**The task:**
Nothing is to be altered; the data must be repeated exactly.

Dataset records:

============================================================

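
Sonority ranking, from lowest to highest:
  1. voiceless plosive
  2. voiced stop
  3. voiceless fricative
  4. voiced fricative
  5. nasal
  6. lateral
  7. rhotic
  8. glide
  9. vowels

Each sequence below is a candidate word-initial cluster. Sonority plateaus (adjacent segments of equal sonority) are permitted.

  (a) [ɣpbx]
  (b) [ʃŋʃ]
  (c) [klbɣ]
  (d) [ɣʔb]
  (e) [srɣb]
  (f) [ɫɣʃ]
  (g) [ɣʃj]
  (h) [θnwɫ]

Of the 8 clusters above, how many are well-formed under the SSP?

(a) 4-1-2-3 → violates
(b) 3-5-3 → violates
(c) 1-6-2-4 → violates
(d) 4-1-2 → violates
(e) 3-7-4-2 → violates
(f) 6-4-3 → violates
(g) 4-3-8 → violates
(h) 3-5-8-6 → violates

0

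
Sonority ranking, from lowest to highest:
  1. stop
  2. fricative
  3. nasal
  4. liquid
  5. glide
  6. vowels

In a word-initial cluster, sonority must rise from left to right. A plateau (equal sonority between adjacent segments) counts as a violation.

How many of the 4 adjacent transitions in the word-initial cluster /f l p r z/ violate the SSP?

2

/f/ — fricative, sonority 2.
/l/ — liquid, sonority 4.
/p/ — stop, sonority 1.
/r/ — liquid, sonority 4.
/z/ — fricative, sonority 2.
/f/→/l/: 2→4 (rises) — ok.
/l/→/p/: 4→1 (does not rise) — violation.
/p/→/r/: 1→4 (rises) — ok.
/r/→/z/: 4→2 (does not rise) — violation.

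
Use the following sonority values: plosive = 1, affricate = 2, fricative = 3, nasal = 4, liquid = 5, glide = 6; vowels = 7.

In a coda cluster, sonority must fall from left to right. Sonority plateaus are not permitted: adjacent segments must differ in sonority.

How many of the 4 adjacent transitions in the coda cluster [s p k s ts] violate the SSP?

2

/s/: fricative = 3.
/p/: plosive = 1.
/k/: plosive = 1.
/s/: fricative = 3.
/ts/: affricate = 2.
/s/→/p/: 3→1 (falls) — ok.
/p/→/k/: 1→1 (plateau) — violation.
/k/→/s/: 1→3 (does not fall) — violation.
/s/→/ts/: 3→2 (falls) — ok.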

============================================================

**Result below:**
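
Sonority ranking, from lowest to highest:
  1. voiceless plosive
  2. voiced stop
  3. voiceless fricative
  4. voiced fricative
  5. nasal
  6. lateral
  7. rhotic
  8. glide
  9. vowels

Each sequence below is a candidate word-initial cluster. Sonority plateaus (adjacent segments of equal sonority) are permitted.

  (a) [ɣpbx]
  (b) [ʃŋʃ]
  (c) [klbɣ]
  (d) [ɣʔb]
  (e) [srɣb]
  (f) [ɫɣʃ]
  (g) [ɣʃj]
  (h) [θnwɫ]

Of the 8 clusters above, how many are well-formed under the SSP?

(a) 4-1-2-3 → violates
(b) 3-5-3 → violates
(c) 1-6-2-4 → violates
(d) 4-1-2 → violates
(e) 3-7-4-2 → violates
(f) 6-4-3 → violates
(g) 4-3-8 → violates
(h) 3-5-8-6 → violates

0

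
Sonority ranking, from lowest to highest:
  1. stop
  2. fricative
  3. nasal
  4. liquid
  5. glide
  6. vowels

In a word-initial cluster, sonority must rise from left to right. A plateau (equal sonority between adjacent segments) counts as a violation.

How many of the 4 adjacent transitions in the word-initial cluster /f l p r z/ violate the SSP?

2

/f/ — fricative, sonority 2.
/l/ — liquid, sonority 4.
/p/ — stop, sonority 1.
/r/ — liquid, sonority 4.
/z/ — fricative, sonority 2.
/f/→/l/: 2→4 (rises) — ok.
/l/→/p/: 4→1 (does not rise) — violation.
/p/→/r/: 1→4 (rises) — ok.
/r/→/z/: 4→2 (does not rise) — violation.

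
Use the following sonority values: plosive = 1, affricate = 2, fricative = 3, nasal = 4, liquid = 5, glide = 6; vowels = 7.

In a coda cluster, sonority must fall from left to right. Sonority plateaus are not permitted: adjacent segments must differ in sonority.

How many of the 4 adjacent transitions in the coda cluster [s p k s ts] violate the SSP?

2

/s/: fricative = 3.
/p/: plosive = 1.
/k/: plosive = 1.
/s/: fricative = 3.
/ts/: affricate = 2.
/s/→/p/: 3→1 (falls) — ok.
/p/→/k/: 1→1 (plateau) — violation.
/k/→/s/: 1→3 (does not fall) — violation.
/s/→/ts/: 3→2 (falls) — ok.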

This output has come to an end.